WORK REQUIRED
Copy out every record that follows, word for word.

BEGIN ENTRIES PROVIDED

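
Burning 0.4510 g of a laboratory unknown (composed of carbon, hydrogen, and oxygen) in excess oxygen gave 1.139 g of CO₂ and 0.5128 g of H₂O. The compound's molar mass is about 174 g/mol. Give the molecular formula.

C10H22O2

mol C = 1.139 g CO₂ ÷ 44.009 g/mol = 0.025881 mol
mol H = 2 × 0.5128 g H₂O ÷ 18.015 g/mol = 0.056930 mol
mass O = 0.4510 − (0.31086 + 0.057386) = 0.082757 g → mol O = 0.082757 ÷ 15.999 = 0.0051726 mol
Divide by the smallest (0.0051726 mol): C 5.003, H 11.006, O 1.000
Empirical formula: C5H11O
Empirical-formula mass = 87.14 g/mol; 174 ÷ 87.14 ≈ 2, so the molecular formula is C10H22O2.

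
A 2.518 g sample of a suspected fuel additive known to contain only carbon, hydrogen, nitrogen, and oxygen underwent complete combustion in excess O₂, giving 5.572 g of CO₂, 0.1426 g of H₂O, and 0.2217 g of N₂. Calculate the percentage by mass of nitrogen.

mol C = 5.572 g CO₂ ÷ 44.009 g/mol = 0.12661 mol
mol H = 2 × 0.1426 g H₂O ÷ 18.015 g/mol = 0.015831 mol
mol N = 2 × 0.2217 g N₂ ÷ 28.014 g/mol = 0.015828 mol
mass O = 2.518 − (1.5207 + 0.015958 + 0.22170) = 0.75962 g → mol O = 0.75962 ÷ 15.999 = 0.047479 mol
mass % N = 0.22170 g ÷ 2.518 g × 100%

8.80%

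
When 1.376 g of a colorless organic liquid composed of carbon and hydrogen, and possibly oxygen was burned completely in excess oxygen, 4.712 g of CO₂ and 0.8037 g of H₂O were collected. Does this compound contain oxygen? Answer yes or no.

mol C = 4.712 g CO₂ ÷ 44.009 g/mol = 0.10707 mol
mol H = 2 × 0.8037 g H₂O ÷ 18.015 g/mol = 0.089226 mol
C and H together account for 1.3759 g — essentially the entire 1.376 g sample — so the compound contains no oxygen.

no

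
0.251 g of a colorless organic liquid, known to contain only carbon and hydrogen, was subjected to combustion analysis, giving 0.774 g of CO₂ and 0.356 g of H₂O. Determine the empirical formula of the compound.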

END ENTRIES PROVIDED

TASK SOLUTION
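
Burning 0.4510 g of a laboratory unknown (composed of carbon, hydrogen, and oxygen) in excess oxygen gave 1.139 g of CO₂ and 0.5128 g of H₂O. The compound's molar mass is about 174 g/mol. Give the molecular formula.

C10H22O2

mol C = 1.139 g CO₂ ÷ 44.009 g/mol = 0.025881 mol
mol H = 2 × 0.5128 g H₂O ÷ 18.015 g/mol = 0.056930 mol
mass O = 0.4510 − (0.31086 + 0.057386) = 0.082757 g → mol O = 0.082757 ÷ 15.999 = 0.0051726 mol
Divide by the smallest (0.0051726 mol): C 5.003, H 11.006, O 1.000
Empirical formula: C5H11O
Empirical-formula mass = 87.14 g/mol; 174 ÷ 87.14 ≈ 2, so the molecular formula is C10H22O2.

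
A 2.518 g sample of a suspected fuel additive known to contain only carbon, hydrogen, nitrogen, and oxygen underwent complete combustion in excess O₂, giving 5.572 g of CO₂, 0.1426 g of H₂O, and 0.2217 g of N₂. Calculate the percentage by mass of nitrogen.

mol C = 5.572 g CO₂ ÷ 44.009 g/mol = 0.12661 mol
mol H = 2 × 0.1426 g H₂O ÷ 18.015 g/mol = 0.015831 mol
mol N = 2 × 0.2217 g N₂ ÷ 28.014 g/mol = 0.015828 mol
mass O = 2.518 − (1.5207 + 0.015958 + 0.22170) = 0.75962 g → mol O = 0.75962 ÷ 15.999 = 0.047479 mol
mass % N = 0.22170 g ÷ 2.518 g × 100%

8.80%

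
When 1.376 g of a colorless organic liquid composed of carbon and hydrogen, and possibly oxygen was burned completely in excess oxygen, 4.712 g of CO₂ and 0.8037 g of H₂O were collected. Does this compound contain oxygen? Answer yes or no.

mol C = 4.712 g CO₂ ÷ 44.009 g/mol = 0.10707 mol
mol H = 2 × 0.8037 g H₂O ÷ 18.015 g/mol = 0.089226 mol
C and H together account for 1.3759 g — essentially the entire 1.376 g sample — so the compound contains no oxygen.

no

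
0.251 g of a colorless organic liquid, known to contain only carbon and hydrogen, was subjected to combustion analysis, giving 0.774 g of CO₂ and 0.356 g of H₂O. Determine the empirical formula of the compound.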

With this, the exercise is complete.